> _Input_:
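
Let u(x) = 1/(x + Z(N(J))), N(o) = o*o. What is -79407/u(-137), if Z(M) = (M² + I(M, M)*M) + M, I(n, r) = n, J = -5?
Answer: -90365166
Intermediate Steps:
N(o) = o²
Z(M) = M + 2*M² (Z(M) = (M² + M*M) + M = (M² + M²) + M = 2*M² + M = M + 2*M²)
u(x) = 1/(1275 + x) (u(x) = 1/(x + (-5)²*(1 + 2*(-5)²)) = 1/(x + 25*(1 + 2*25)) = 1/(x + 25*(1 + 50)) = 1/(x + 25*51) = 1/(x + 1275) = 1/(1275 + x))
-79407/u(-137) = -79407/(1/(1275 - 137)) = -79407/(1/1138) = -79407/1/1138 = -79407*1138 = -90365166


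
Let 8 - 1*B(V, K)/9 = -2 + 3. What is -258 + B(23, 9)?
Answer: -195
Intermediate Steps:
B(V, K) = 63 (B(V, K) = 72 - 9*(-2 + 3) = 72 - 9*1 = 72 - 9 = 63)
-258 + B(23, 9) = -258 + 63 = -195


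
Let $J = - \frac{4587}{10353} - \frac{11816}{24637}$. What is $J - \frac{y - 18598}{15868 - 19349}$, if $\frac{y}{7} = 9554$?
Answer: $\frac{3831802047651}{295962581047} \approx 12.947$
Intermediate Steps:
$y = 66878$ ($y = 7 \cdot 9554 = 66878$)
$J = - \frac{78446989}{85022287}$ ($J = \left(-4587\right) \frac{1}{10353} - \frac{11816}{24637} = - \frac{1529}{3451} - \frac{11816}{24637} = - \frac{78446989}{85022287} \approx -0.92266$)
$J - \frac{y - 18598}{15868 - 19349} = - \frac{78446989}{85022287} - \frac{66878 - 18598}{15868 - 19349} = - \frac{78446989}{85022287} - \frac{48280}{-3481} = - \frac{78446989}{85022287} - 48280 \left(- \frac{1}{3481}\right) = - \frac{78446989}{85022287} - - \frac{48280}{3481} = - \frac{78446989}{85022287} + \frac{48280}{3481} = \frac{3831802047651}{295962581047}$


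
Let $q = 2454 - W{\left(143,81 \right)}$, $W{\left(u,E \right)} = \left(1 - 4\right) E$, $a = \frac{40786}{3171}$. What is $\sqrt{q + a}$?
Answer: $\frac{\sqrt{27248317383}}{3171} \approx 52.056$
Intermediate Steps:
$a = \frac{40786}{3171}$ ($a = 40786 \cdot \frac{1}{3171} = \frac{40786}{3171} \approx 12.862$)
$W{\left(u,E \right)} = - 3 E$
$q = 2697$ ($q = 2454 - \left(-3\right) 81 = 2454 - -243 = 2454 + 243 = 2697$)
$\sqrt{q + a} = \sqrt{2697 + \frac{40786}{3171}} = \sqrt{\frac{8592973}{3171}} = \frac{\sqrt{27248317383}}{3171}$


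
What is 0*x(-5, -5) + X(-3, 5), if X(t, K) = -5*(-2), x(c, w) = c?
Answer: 10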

> _Try it_: Please transcribe all of the records, keeping every line exactly as it is.

> _Reply to the task_:
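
Let u(x) = 1/(x + Z(N(J))), N(o) = o*o. What is -79407/u(-137), if Z(M) = (M² + I(M, M)*M) + M, I(n, r) = n, J = -5?
Answer: -90365166
Intermediate Steps:
N(o) = o²
Z(M) = M + 2*M² (Z(M) = (M² + M*M) + M = (M² + M²) + M = 2*M² + M = M + 2*M²)
u(x) = 1/(1275 + x) (u(x) = 1/(x + (-5)²*(1 + 2*(-5)²)) = 1/(x + 25*(1 + 2*25)) = 1/(x + 25*(1 + 50)) = 1/(x + 25*51) = 1/(x + 1275) = 1/(1275 + x))
-79407/u(-137) = -79407/(1/(1275 - 137)) = -79407/(1/1138) = -79407/1/1138 = -79407*1138 = -90365166


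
Let 8 - 1*B(V, K)/9 = -2 + 3. What is -258 + B(23, 9)?
Answer: -195
Intermediate Steps:
B(V, K) = 63 (B(V, K) = 72 - 9*(-2 + 3) = 72 - 9*1 = 72 - 9 = 63)
-258 + B(23, 9) = -258 + 63 = -195


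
Let $J = - \frac{4587}{10353} - \frac{11816}{24637}$. What is $J - \frac{y - 18598}{15868 - 19349}$, if $\frac{y}{7} = 9554$?
Answer: $\frac{3831802047651}{295962581047} \approx 12.947$
Intermediate Steps:
$y = 66878$ ($y = 7 \cdot 9554 = 66878$)
$J = - \frac{78446989}{85022287}$ ($J = \left(-4587\right) \frac{1}{10353} - \frac{11816}{24637} = - \frac{1529}{3451} - \frac{11816}{24637} = - \frac{78446989}{85022287} \approx -0.92266$)
$J - \frac{y - 18598}{15868 - 19349} = - \frac{78446989}{85022287} - \frac{66878 - 18598}{15868 - 19349} = - \frac{78446989}{85022287} - \frac{48280}{-3481} = - \frac{78446989}{85022287} - 48280 \left(- \frac{1}{3481}\right) = - \frac{78446989}{85022287} - - \frac{48280}{3481} = - \frac{78446989}{85022287} + \frac{48280}{3481} = \frac{3831802047651}{295962581047}$


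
Let $q = 2454 - W{\left(143,81 \right)}$, $W{\left(u,E \right)} = \left(1 - 4\right) E$, $a = \frac{40786}{3171}$. What is $\sqrt{q + a}$?
Answer: $\frac{\sqrt{27248317383}}{3171} \approx 52.056$
Intermediate Steps:
$a = \frac{40786}{3171}$ ($a = 40786 \cdot \frac{1}{3171} = \frac{40786}{3171} \approx 12.862$)
$W{\left(u,E \right)} = - 3 E$
$q = 2697$ ($q = 2454 - \left(-3\right) 81 = 2454 - -243 = 2454 + 243 = 2697$)
$\sqrt{q + a} = \sqrt{2697 + \frac{40786}{3171}} = \sqrt{\frac{8592973}{3171}} = \frac{\sqrt{27248317383}}{3171}$


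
What is 0*x(-5, -5) + X(-3, 5), if X(t, K) = -5*(-2), x(c, w) = c?
Answer: 10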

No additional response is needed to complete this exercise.